[DATA EXTRACT — start]
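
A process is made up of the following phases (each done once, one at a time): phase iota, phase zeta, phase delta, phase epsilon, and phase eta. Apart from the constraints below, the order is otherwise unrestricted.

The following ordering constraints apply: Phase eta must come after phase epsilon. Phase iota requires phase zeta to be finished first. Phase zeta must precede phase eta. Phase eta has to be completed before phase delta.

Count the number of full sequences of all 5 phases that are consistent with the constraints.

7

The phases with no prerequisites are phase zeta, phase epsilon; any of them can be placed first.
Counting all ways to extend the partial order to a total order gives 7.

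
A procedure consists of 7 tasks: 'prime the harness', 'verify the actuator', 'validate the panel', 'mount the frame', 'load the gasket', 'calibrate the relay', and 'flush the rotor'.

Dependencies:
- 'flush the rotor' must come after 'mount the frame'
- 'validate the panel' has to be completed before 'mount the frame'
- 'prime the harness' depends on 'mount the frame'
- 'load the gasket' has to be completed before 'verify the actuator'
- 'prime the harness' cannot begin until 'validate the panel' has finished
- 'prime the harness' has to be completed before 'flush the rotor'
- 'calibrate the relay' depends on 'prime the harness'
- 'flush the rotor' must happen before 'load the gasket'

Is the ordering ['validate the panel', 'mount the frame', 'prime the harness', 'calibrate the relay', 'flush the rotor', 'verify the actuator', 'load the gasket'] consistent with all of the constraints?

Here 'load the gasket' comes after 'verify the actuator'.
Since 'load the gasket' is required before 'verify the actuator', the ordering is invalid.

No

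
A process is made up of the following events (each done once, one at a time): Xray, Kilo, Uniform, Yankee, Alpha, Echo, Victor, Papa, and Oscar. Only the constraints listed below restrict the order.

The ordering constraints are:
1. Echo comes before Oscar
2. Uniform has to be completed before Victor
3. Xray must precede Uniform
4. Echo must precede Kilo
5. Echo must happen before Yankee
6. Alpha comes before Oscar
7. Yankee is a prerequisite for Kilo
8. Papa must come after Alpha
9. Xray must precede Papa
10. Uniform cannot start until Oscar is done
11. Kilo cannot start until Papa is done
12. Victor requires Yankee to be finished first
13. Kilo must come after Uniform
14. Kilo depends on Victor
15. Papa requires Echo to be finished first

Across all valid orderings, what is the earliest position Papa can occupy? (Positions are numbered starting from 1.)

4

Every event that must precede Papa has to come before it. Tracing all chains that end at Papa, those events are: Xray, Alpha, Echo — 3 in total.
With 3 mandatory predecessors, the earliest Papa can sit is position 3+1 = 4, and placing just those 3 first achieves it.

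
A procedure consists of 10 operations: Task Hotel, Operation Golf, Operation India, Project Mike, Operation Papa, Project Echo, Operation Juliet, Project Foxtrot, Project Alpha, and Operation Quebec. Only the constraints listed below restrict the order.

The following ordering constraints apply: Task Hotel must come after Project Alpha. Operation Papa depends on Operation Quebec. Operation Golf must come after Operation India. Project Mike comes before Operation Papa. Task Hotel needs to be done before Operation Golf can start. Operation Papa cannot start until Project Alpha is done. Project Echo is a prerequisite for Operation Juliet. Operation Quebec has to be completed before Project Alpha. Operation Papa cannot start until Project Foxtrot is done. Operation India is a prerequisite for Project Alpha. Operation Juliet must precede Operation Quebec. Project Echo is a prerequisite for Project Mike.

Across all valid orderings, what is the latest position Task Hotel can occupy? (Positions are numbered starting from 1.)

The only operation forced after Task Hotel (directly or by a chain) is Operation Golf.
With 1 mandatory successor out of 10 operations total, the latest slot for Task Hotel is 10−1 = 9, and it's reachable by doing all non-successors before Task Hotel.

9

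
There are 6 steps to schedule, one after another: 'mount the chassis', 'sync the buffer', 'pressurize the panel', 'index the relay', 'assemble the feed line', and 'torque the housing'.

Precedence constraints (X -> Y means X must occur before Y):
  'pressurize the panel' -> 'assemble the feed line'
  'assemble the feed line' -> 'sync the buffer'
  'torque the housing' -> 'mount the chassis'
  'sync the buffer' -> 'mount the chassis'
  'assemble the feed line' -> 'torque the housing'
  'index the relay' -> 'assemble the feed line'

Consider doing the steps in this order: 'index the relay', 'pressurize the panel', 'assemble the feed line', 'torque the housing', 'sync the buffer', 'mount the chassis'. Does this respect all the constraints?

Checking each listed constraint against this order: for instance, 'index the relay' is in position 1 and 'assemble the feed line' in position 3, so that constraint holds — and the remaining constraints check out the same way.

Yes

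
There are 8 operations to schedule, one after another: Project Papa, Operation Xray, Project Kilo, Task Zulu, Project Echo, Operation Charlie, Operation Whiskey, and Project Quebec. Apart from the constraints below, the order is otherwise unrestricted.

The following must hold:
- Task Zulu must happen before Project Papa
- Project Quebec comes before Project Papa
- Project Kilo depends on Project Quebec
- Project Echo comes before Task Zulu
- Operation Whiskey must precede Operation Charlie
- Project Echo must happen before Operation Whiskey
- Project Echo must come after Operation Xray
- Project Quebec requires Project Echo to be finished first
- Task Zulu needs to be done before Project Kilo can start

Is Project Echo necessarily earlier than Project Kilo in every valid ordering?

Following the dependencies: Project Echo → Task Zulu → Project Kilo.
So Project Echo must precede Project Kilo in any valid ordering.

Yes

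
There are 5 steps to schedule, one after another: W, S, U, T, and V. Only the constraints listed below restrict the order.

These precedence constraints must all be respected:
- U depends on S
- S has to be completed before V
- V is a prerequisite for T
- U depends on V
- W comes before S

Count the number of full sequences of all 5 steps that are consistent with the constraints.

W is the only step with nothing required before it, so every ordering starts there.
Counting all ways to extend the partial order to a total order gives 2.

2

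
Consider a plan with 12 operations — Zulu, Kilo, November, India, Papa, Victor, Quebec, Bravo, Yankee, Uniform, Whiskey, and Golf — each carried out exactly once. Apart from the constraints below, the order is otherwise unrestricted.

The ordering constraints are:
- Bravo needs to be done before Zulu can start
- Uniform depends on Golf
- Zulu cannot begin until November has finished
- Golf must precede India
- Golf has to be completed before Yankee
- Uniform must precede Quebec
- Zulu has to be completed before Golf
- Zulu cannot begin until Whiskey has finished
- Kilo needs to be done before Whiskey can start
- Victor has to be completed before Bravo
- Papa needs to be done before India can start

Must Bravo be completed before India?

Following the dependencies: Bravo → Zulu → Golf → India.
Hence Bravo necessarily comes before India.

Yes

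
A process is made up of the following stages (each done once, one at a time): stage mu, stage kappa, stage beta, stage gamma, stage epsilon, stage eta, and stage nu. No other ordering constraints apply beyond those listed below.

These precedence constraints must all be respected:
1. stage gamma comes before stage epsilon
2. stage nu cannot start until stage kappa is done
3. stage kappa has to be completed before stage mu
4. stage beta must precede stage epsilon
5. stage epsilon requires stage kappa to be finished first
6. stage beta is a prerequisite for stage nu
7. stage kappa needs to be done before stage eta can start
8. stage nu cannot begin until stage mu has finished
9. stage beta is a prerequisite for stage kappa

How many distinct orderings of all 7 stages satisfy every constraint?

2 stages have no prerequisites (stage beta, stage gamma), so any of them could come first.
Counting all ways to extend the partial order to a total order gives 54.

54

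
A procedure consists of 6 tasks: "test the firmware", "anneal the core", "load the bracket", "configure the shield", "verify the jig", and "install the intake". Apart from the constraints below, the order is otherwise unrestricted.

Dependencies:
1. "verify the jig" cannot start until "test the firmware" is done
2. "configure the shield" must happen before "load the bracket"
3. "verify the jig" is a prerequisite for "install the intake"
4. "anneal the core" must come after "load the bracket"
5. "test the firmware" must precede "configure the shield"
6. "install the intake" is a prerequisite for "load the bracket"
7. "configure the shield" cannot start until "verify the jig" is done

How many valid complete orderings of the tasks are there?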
[DATA EXTRACT — finish]
→ HOW TO COMPLETE THIS TASK:
Within the records above, count the lines that include the string "intake"; state the number and nothing else.

→ REPLY:
3